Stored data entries
= = = =

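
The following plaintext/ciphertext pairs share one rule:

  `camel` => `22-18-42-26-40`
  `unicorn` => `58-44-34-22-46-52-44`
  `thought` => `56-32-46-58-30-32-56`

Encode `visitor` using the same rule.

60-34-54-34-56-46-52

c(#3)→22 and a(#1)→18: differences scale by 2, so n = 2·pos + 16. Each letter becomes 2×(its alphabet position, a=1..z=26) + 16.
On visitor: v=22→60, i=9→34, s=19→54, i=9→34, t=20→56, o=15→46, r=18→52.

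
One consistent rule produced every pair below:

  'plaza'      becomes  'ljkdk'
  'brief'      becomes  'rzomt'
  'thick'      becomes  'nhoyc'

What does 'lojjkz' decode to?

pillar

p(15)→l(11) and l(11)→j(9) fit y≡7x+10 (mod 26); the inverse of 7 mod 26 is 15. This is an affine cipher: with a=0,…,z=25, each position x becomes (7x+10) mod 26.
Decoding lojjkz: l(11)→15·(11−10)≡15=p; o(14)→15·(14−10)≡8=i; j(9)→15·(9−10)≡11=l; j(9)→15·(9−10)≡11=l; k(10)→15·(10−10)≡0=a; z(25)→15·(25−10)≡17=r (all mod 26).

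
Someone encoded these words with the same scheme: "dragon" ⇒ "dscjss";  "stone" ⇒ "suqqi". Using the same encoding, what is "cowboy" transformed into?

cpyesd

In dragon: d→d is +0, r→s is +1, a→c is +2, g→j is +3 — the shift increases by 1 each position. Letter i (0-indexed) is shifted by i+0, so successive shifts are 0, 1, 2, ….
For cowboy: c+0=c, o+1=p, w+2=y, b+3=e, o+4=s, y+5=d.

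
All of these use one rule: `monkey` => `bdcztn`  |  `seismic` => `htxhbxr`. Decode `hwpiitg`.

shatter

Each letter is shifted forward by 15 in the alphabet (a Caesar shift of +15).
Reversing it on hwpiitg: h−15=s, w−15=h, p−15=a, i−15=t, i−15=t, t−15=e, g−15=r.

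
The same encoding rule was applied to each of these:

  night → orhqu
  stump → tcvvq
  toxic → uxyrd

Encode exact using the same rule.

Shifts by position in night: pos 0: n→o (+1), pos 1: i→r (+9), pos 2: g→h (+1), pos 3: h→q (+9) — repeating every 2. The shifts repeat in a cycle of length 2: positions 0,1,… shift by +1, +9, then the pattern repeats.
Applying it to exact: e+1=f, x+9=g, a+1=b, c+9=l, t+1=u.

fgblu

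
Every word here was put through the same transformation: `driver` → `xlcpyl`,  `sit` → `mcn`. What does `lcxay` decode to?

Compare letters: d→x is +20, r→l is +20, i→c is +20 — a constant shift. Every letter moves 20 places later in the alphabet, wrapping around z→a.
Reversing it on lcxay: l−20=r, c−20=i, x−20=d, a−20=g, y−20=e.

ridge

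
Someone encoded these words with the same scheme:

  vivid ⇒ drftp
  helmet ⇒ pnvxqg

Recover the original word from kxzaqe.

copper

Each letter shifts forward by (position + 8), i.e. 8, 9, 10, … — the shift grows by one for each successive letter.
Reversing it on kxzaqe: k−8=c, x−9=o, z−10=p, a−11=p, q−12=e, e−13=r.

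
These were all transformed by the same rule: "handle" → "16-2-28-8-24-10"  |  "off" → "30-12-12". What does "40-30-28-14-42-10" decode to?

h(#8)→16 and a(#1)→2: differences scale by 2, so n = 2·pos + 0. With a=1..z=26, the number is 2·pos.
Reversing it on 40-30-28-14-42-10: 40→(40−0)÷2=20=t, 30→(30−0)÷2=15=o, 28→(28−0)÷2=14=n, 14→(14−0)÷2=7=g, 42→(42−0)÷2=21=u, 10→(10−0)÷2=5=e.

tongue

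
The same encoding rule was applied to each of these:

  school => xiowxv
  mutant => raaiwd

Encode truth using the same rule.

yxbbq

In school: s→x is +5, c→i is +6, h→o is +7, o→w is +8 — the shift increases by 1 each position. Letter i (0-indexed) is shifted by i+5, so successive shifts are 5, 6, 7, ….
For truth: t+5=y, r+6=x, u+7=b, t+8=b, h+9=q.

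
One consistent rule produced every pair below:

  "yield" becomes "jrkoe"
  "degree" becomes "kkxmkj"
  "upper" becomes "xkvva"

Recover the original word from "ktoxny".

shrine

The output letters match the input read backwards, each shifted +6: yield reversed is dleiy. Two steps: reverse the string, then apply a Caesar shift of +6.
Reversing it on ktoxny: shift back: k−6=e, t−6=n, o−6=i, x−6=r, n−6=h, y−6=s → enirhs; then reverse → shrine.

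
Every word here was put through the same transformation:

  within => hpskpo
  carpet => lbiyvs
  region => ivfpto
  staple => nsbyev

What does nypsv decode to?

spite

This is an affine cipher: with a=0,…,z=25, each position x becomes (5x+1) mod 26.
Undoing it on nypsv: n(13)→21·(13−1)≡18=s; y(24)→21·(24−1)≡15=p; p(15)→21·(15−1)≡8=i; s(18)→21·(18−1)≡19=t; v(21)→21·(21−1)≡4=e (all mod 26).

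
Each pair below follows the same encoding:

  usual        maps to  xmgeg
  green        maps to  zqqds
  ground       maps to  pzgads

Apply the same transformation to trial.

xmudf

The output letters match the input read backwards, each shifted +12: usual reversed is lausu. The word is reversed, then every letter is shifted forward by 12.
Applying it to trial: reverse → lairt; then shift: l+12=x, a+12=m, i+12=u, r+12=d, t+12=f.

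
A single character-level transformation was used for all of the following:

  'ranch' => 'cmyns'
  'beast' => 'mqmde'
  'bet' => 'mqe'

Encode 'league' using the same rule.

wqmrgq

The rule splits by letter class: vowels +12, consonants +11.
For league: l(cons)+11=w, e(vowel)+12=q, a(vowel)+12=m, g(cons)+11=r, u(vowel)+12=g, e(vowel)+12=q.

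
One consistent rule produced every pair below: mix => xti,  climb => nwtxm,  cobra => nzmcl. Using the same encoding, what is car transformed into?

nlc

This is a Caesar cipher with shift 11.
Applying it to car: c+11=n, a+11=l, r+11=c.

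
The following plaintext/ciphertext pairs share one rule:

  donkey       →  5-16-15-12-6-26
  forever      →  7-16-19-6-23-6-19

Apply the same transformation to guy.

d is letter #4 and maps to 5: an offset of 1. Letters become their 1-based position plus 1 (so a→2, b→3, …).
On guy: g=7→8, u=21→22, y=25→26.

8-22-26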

= = = =

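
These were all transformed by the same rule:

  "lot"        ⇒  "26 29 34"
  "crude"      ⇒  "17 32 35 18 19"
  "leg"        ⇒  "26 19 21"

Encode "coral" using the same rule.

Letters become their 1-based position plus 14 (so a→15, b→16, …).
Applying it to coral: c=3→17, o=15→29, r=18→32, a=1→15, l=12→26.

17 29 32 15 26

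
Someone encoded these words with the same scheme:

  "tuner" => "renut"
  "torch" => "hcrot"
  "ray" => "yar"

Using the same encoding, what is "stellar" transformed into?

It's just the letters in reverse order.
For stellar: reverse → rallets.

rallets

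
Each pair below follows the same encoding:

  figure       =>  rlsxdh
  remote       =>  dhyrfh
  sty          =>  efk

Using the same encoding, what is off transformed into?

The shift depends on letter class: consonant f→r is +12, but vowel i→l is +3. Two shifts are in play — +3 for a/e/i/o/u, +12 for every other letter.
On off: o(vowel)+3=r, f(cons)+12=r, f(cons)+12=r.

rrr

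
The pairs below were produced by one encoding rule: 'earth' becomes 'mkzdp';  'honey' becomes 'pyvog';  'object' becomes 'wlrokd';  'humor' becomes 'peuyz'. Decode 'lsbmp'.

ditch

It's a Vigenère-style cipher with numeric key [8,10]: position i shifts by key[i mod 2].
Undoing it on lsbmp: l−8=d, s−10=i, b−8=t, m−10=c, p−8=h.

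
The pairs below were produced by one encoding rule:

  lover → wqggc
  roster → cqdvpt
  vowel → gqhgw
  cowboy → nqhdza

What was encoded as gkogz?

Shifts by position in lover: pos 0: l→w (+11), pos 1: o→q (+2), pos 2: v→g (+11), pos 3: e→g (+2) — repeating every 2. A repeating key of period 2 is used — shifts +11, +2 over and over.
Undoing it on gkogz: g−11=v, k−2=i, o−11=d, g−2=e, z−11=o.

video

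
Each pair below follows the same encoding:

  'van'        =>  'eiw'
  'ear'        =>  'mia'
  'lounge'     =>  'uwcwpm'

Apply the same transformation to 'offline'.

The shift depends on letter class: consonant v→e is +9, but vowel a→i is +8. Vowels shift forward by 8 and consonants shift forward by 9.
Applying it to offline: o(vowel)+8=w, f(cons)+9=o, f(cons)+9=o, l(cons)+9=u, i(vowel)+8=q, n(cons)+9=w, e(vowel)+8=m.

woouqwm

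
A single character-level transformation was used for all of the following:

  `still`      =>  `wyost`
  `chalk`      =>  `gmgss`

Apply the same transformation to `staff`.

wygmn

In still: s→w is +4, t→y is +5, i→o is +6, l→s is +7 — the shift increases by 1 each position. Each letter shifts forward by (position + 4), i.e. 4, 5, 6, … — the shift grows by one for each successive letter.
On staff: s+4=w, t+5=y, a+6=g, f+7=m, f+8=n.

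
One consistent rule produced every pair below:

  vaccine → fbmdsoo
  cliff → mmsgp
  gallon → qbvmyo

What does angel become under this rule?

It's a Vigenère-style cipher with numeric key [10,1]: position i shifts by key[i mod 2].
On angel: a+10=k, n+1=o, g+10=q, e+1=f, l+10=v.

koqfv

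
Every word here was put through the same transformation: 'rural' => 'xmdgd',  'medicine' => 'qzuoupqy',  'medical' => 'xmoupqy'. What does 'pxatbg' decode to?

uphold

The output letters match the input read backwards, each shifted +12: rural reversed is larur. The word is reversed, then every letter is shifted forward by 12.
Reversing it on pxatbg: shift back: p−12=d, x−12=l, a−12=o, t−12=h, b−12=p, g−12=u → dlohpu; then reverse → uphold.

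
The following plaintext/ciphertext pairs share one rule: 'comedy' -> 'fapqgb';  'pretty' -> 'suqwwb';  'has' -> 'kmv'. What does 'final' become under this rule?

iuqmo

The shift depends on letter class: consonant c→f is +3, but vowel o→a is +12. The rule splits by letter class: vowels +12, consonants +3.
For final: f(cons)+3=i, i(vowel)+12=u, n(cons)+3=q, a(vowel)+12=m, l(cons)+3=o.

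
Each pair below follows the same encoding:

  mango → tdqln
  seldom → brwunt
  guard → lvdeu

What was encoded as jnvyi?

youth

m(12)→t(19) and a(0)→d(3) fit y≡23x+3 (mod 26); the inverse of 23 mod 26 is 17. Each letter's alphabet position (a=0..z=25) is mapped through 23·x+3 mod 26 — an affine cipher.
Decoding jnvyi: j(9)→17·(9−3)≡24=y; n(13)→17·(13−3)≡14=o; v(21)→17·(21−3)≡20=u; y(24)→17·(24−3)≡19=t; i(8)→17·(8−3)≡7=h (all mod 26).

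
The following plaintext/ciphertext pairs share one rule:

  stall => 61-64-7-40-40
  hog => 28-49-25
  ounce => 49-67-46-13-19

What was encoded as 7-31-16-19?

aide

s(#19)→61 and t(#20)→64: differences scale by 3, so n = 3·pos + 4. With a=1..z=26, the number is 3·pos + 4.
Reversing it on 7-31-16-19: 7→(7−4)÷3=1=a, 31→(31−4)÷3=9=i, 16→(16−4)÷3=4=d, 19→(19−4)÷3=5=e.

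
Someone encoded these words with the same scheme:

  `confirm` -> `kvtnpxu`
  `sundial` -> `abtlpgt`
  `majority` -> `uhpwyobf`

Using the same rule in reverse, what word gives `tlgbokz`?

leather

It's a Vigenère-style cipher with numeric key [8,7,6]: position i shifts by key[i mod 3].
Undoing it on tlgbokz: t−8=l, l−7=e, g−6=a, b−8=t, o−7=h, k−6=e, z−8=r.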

= = = =

_Directions for this task:_ Beginning with the line that has "Encode truth using the same rule." and ending with the line that has "staple => nsbyev", set down the lines above exactly and include no others.

_Task solution:_
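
Encode truth using the same rule.

yxbbq

In school: s→x is +5, c→i is +6, h→o is +7, o→w is +8 — the shift increases by 1 each position. Letter i (0-indexed) is shifted by i+5, so successive shifts are 5, 6, 7, ….
For truth: t+5=y, r+6=x, u+7=b, t+8=b, h+9=q.

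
One consistent rule produced every pair below:

  "yield" becomes "jrkoe"
  "degree" becomes "kkxmkj"
  "upper" becomes "xkvva"

Recover the original word from "ktoxny".

shrine

The output letters match the input read backwards, each shifted +6: yield reversed is dleiy. Two steps: reverse the string, then apply a Caesar shift of +6.
Reversing it on ktoxny: shift back: k−6=e, t−6=n, o−6=i, x−6=r, n−6=h, y−6=s → enirhs; then reverse → shrine.

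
Every word here was put through the same transformation:

  within => hpskpo
  carpet => lbiyvs
  region => ivfpto
  staple => nsbyev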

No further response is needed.